--- Requirement ---
In the data below, which lines contain "annuity"? List them by copying each one.

--- Stored items ---
=-=-=

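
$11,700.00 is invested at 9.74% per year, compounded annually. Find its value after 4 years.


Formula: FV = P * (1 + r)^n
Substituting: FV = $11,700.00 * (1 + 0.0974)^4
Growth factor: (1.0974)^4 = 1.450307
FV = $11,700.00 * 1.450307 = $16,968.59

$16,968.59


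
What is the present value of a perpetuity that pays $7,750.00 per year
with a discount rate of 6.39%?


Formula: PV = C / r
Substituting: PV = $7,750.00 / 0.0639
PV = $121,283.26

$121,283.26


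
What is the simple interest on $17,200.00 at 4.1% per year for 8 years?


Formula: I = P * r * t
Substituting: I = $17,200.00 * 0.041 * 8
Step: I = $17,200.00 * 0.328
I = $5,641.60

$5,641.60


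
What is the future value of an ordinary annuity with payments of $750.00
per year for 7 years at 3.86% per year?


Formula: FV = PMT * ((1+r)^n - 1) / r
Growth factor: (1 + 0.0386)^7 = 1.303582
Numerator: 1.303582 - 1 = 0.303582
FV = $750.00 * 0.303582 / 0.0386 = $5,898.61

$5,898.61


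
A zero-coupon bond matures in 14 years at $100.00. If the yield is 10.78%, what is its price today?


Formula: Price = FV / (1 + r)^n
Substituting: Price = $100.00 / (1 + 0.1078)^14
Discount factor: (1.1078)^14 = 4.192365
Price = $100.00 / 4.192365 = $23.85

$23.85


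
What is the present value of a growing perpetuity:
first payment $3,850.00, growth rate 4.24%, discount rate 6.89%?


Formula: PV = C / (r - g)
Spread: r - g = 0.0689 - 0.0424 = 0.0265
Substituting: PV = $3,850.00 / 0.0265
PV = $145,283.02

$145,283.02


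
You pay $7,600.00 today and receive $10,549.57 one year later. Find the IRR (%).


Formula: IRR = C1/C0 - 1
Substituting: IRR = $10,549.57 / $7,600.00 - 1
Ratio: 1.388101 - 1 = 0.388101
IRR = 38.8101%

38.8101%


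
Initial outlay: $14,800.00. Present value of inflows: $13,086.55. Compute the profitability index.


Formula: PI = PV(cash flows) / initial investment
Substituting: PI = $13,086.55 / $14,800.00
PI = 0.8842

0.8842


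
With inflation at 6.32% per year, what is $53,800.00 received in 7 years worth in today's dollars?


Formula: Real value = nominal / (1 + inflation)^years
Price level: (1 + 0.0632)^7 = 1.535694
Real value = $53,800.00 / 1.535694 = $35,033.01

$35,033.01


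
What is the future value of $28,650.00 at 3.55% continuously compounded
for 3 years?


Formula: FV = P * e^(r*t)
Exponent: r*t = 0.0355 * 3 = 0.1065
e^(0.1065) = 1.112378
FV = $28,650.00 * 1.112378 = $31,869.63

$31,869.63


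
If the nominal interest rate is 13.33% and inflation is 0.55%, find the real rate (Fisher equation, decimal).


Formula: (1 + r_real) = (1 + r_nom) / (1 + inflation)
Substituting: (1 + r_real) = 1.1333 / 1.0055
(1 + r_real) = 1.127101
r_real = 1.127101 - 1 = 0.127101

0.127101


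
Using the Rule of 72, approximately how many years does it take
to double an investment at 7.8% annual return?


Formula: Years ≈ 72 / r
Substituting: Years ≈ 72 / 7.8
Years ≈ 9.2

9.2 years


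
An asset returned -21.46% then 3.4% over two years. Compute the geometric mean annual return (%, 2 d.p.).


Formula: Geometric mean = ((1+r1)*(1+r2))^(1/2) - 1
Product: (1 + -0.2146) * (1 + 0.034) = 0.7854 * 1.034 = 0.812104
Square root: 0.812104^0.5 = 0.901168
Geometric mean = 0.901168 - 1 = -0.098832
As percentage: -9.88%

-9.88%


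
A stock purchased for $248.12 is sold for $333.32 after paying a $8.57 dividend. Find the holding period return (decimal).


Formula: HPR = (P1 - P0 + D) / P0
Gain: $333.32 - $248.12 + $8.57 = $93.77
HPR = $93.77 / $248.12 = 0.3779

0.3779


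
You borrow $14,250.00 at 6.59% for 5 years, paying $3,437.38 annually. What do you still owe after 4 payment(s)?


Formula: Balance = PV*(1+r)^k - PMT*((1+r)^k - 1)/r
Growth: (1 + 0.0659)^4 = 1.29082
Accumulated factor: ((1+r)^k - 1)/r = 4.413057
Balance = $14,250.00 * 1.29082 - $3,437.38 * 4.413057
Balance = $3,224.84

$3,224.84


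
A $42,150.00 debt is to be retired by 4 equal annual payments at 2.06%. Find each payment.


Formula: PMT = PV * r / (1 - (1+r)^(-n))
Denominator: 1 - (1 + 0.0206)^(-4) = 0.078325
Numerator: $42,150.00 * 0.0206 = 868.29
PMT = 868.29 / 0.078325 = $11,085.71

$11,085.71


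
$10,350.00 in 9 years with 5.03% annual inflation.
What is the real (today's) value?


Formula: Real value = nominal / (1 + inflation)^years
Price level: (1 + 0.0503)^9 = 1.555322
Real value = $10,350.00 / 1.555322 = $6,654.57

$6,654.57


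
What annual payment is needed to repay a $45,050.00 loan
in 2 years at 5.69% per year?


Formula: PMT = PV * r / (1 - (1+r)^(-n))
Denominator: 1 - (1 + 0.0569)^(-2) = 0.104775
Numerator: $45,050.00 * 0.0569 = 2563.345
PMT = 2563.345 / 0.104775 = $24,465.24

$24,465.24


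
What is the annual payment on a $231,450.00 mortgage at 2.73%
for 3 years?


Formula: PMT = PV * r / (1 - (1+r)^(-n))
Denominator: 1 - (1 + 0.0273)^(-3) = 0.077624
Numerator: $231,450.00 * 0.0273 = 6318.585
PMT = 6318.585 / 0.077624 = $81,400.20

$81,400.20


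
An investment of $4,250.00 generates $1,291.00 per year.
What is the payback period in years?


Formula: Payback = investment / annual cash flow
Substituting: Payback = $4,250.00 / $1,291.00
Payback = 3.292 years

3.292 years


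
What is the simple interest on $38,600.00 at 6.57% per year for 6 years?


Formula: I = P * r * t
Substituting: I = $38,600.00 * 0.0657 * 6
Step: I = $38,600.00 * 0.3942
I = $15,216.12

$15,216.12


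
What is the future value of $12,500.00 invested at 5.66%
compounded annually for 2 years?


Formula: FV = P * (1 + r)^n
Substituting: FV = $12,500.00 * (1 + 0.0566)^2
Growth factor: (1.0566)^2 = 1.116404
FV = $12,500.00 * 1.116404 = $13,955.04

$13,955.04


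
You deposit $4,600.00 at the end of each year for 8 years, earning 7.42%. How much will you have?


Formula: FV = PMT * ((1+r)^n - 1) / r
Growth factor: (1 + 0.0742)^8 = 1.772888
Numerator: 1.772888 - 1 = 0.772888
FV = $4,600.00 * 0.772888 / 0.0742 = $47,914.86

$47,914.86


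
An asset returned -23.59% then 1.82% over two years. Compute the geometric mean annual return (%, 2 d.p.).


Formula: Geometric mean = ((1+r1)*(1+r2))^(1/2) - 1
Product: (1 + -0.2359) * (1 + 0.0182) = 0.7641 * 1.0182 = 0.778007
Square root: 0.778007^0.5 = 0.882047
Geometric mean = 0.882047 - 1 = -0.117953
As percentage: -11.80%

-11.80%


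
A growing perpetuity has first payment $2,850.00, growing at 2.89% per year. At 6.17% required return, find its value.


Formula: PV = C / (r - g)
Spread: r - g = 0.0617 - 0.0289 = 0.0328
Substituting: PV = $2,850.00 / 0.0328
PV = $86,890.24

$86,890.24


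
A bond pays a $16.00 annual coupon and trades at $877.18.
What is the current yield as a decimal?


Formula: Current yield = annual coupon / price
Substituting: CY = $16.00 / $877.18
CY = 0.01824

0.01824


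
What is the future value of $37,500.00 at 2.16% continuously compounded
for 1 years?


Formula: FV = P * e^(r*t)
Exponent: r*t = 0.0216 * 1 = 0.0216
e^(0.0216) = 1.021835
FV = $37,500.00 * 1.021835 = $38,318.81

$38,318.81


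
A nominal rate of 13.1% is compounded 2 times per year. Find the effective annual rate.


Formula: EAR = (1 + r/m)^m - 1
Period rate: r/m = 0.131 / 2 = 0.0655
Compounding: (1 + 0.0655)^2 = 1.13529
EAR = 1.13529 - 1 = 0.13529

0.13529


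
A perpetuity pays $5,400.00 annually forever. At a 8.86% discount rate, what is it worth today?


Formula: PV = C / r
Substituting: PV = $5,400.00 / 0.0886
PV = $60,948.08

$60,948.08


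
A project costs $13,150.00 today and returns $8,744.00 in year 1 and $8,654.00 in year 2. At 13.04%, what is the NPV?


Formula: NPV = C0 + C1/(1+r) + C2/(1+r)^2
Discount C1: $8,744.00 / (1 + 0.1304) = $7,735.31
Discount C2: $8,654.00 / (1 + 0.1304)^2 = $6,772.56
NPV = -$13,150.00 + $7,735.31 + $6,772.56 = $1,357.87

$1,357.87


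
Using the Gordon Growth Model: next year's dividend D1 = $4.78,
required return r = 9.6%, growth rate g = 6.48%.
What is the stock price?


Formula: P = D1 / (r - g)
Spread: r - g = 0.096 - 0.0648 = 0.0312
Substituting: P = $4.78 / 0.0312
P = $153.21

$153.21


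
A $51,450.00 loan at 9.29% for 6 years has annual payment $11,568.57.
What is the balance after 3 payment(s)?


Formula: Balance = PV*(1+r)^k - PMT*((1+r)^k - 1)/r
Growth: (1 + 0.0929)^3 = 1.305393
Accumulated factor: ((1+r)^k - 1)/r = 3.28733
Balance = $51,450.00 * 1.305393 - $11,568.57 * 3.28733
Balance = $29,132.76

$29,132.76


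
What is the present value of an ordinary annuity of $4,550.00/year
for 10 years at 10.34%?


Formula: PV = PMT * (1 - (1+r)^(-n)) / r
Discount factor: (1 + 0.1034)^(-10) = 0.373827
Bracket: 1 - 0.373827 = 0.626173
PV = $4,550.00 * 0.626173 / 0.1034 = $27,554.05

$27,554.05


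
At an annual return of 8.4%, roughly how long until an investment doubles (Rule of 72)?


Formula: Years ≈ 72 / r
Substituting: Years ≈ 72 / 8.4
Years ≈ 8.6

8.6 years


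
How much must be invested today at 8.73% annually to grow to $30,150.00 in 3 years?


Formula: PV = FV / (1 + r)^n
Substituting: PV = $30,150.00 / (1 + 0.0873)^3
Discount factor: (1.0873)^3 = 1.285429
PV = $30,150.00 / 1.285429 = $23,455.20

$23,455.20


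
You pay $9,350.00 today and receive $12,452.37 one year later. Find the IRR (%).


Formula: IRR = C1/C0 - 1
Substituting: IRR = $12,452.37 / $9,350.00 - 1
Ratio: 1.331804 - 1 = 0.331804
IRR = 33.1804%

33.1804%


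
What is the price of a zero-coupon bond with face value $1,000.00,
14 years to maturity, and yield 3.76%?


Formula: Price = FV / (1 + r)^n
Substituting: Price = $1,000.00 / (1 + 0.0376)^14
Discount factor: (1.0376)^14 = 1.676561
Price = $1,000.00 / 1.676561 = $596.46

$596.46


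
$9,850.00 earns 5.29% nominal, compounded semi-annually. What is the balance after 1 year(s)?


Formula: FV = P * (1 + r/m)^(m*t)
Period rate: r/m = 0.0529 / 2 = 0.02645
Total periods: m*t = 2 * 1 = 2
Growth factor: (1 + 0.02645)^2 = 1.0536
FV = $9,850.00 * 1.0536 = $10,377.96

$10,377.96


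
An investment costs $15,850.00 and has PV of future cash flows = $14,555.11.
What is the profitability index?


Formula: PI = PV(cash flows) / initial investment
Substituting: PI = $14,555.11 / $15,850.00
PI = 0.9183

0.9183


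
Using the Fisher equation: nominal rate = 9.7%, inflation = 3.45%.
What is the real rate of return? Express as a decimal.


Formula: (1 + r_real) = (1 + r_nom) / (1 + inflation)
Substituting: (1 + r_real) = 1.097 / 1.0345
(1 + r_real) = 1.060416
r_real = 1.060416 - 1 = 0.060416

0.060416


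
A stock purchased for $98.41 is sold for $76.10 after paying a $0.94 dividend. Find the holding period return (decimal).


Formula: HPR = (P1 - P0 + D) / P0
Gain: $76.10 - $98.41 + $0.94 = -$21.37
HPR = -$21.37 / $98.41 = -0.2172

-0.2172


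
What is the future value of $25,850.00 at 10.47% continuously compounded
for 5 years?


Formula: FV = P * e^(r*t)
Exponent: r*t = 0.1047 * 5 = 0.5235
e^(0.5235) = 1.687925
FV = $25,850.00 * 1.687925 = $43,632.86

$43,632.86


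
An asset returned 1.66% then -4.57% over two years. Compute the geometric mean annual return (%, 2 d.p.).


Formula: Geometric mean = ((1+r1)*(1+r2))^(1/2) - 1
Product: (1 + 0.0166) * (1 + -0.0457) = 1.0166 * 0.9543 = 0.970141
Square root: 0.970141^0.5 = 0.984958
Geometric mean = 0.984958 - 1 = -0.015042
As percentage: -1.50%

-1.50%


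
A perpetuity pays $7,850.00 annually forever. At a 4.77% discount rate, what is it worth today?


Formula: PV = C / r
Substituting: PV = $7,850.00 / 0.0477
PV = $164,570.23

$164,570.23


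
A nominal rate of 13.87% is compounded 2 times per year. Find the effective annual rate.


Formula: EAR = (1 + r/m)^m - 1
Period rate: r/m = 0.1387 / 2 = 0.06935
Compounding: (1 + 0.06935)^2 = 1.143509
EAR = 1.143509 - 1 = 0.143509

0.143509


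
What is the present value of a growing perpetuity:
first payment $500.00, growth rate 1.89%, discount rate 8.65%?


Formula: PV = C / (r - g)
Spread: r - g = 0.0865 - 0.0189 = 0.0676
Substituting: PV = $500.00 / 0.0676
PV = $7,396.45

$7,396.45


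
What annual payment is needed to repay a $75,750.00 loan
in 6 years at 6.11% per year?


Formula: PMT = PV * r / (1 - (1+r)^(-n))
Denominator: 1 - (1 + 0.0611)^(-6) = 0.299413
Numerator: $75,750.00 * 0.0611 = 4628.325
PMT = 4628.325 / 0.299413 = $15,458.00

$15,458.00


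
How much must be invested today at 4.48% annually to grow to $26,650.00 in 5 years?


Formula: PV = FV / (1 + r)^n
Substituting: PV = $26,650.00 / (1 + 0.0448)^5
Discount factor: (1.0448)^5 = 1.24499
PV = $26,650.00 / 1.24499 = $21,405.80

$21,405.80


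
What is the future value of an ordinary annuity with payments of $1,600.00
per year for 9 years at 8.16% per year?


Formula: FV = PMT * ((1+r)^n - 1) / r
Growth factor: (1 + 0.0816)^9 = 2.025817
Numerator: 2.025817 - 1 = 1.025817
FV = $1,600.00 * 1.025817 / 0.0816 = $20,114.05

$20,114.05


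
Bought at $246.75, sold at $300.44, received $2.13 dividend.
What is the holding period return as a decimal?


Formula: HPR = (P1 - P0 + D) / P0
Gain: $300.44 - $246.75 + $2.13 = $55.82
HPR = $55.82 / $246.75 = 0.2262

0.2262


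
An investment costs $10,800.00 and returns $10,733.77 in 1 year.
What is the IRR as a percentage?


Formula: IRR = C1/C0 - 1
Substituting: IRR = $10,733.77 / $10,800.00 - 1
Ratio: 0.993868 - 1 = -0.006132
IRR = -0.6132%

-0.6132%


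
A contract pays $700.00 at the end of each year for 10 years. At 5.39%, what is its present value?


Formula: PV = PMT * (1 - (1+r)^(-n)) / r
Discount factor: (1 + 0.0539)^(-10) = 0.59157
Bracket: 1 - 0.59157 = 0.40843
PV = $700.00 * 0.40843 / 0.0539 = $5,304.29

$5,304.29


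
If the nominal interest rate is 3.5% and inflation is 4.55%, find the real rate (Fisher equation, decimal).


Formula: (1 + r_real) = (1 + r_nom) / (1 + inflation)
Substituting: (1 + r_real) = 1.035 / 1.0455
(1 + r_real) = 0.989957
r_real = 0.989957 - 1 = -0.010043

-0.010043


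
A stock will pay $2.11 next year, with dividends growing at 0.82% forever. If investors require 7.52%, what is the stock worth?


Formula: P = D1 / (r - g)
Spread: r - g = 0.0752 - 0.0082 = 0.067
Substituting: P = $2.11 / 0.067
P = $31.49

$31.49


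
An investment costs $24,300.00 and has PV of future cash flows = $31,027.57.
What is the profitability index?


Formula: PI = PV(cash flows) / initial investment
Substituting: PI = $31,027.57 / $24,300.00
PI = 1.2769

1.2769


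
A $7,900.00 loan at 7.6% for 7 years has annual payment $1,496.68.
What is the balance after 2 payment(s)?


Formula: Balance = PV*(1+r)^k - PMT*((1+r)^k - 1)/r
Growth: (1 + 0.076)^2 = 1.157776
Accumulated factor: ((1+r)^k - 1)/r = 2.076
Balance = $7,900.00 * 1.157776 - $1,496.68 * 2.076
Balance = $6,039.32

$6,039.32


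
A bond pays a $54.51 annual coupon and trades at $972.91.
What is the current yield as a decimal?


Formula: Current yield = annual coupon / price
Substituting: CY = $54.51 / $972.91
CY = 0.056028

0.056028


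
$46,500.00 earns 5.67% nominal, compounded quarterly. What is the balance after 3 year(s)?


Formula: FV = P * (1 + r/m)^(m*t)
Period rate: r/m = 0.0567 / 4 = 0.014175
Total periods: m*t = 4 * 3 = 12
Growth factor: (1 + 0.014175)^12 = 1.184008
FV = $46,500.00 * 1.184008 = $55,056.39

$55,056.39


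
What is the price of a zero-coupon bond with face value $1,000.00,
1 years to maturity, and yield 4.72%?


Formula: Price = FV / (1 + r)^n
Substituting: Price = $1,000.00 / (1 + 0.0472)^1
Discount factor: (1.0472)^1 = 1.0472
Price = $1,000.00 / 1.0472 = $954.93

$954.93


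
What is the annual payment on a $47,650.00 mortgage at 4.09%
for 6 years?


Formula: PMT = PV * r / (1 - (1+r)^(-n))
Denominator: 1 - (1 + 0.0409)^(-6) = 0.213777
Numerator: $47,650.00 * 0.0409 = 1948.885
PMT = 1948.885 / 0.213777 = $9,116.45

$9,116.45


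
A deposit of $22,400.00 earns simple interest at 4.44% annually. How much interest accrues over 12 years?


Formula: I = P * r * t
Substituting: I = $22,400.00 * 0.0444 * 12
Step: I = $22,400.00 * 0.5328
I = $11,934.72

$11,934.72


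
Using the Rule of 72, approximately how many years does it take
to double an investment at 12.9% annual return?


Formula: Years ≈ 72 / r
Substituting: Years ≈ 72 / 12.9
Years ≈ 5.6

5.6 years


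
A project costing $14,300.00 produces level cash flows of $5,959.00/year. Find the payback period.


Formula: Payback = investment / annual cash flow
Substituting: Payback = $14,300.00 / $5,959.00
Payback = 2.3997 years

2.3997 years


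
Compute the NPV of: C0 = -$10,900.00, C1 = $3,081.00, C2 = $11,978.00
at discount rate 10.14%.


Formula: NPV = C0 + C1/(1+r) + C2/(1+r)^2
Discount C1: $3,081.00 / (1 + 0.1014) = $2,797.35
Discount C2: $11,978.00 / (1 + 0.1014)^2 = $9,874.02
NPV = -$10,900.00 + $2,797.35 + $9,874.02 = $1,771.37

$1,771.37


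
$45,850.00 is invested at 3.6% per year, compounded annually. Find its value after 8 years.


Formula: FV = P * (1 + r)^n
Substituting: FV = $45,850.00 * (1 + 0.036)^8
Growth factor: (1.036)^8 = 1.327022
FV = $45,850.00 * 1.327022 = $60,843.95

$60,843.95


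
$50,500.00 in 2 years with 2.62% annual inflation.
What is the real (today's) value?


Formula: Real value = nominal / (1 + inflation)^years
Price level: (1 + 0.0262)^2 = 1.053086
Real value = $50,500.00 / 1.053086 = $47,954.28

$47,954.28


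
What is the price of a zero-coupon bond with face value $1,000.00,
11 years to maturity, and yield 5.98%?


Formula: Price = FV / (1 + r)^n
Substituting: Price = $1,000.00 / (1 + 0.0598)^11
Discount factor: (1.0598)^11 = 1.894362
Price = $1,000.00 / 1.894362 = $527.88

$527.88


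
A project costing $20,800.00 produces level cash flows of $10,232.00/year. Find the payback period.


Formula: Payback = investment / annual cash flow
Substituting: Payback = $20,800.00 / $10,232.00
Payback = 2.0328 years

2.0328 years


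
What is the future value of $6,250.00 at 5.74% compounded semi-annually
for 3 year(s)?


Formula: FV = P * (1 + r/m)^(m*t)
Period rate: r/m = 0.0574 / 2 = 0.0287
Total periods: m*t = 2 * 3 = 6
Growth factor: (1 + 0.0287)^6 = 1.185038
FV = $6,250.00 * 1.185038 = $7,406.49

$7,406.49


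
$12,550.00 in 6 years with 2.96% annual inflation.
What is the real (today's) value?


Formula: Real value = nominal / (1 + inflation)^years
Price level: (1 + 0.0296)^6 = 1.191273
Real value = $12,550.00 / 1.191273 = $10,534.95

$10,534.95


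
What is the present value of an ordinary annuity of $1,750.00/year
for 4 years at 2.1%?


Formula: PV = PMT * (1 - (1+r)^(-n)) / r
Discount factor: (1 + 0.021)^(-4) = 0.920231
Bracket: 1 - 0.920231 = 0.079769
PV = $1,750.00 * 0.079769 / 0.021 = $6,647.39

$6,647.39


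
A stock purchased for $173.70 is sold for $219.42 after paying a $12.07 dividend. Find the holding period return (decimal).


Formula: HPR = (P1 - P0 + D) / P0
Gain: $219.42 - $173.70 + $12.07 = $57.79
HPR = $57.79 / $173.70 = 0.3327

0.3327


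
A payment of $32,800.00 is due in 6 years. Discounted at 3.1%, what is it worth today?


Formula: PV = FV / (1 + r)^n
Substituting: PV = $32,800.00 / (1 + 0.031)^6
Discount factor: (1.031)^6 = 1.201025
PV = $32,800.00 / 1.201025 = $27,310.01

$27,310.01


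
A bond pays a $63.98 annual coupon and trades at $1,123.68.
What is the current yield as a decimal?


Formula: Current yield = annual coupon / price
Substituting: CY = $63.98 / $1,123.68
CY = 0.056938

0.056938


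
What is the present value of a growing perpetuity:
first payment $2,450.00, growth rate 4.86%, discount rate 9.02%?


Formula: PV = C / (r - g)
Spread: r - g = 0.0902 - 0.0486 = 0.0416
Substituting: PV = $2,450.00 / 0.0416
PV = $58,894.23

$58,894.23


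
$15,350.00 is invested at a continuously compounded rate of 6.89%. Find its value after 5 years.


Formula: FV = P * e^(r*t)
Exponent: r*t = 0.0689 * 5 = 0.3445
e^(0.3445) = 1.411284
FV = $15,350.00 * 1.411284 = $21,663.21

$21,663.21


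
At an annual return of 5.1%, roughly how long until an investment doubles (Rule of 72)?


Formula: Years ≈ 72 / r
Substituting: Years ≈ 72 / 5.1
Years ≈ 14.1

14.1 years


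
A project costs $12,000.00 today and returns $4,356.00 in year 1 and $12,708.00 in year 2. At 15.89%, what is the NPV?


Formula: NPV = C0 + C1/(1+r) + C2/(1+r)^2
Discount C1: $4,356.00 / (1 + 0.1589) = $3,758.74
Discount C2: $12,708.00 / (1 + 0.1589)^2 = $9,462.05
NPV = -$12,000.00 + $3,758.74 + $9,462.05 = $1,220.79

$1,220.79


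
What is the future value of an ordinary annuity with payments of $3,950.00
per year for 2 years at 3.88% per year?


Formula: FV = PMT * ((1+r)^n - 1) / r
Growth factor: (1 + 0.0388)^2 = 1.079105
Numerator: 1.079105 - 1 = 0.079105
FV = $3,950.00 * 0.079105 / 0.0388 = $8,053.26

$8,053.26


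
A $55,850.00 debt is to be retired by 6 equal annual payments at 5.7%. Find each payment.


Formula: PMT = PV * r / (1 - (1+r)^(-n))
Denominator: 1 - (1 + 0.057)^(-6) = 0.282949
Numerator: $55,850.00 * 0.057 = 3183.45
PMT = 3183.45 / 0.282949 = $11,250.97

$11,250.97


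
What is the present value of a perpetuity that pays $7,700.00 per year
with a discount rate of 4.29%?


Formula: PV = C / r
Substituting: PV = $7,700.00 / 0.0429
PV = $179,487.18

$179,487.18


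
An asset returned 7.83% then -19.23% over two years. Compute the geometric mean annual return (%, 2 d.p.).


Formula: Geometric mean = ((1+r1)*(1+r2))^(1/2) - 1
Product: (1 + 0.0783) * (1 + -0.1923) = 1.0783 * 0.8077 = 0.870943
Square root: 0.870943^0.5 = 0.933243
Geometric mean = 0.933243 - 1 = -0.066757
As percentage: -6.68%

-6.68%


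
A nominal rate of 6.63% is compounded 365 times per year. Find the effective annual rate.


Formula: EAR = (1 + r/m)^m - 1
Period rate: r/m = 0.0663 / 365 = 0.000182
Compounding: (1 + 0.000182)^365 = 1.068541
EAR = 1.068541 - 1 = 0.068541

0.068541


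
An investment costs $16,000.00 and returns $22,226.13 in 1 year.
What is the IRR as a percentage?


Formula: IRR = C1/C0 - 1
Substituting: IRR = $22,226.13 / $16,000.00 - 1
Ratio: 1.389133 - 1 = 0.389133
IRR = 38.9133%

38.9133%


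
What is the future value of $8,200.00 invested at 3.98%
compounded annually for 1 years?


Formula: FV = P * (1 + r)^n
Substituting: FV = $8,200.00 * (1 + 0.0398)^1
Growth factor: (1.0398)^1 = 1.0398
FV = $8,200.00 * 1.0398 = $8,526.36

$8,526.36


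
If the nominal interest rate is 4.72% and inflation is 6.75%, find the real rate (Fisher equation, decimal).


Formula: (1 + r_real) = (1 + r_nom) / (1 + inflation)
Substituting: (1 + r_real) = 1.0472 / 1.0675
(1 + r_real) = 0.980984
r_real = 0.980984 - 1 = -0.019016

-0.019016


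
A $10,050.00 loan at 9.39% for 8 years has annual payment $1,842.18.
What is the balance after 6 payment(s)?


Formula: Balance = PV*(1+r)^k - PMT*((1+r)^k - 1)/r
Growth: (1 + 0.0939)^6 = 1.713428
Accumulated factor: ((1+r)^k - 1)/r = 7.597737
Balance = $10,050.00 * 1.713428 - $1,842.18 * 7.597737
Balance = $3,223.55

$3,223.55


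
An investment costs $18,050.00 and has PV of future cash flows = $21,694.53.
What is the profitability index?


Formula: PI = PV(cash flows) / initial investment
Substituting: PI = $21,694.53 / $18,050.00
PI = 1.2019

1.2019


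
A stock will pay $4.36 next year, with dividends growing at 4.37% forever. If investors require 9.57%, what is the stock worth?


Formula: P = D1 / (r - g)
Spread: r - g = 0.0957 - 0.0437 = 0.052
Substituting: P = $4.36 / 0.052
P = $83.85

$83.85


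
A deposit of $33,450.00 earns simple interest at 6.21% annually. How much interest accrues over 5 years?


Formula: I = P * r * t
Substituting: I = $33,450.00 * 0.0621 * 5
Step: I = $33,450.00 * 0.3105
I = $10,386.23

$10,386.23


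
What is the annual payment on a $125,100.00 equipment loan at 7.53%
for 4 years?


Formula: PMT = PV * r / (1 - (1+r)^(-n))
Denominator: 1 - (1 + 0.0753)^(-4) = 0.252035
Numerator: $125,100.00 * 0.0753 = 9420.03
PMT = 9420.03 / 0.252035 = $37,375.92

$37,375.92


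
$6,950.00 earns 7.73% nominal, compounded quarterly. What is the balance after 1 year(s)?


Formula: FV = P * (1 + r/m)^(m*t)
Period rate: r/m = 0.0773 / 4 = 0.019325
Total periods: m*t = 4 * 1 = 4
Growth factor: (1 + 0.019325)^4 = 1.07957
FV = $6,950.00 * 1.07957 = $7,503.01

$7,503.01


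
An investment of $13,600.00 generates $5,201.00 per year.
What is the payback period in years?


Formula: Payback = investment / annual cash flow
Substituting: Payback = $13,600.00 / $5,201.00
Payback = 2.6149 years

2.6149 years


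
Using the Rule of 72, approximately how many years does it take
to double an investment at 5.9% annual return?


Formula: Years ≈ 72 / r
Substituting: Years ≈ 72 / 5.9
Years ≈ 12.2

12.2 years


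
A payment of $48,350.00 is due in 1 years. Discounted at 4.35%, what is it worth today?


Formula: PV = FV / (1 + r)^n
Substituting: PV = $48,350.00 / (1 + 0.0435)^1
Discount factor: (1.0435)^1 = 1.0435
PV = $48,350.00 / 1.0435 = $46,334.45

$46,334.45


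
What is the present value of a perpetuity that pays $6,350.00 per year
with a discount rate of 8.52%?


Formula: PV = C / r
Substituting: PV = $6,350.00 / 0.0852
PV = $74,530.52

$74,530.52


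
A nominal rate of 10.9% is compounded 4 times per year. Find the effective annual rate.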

=-=-=

--- Output for this exercise ---
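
What is the future value of an ordinary annuity with payments of $750.00
What is the present value of an ordinary annuity of $4,550.00/year
What is the future value of an ordinary annuity with payments of $1,600.00
What is the present value of an ordinary annuity of $1,750.00/year
What is the future value of an ordinary annuity with payments of $3,950.00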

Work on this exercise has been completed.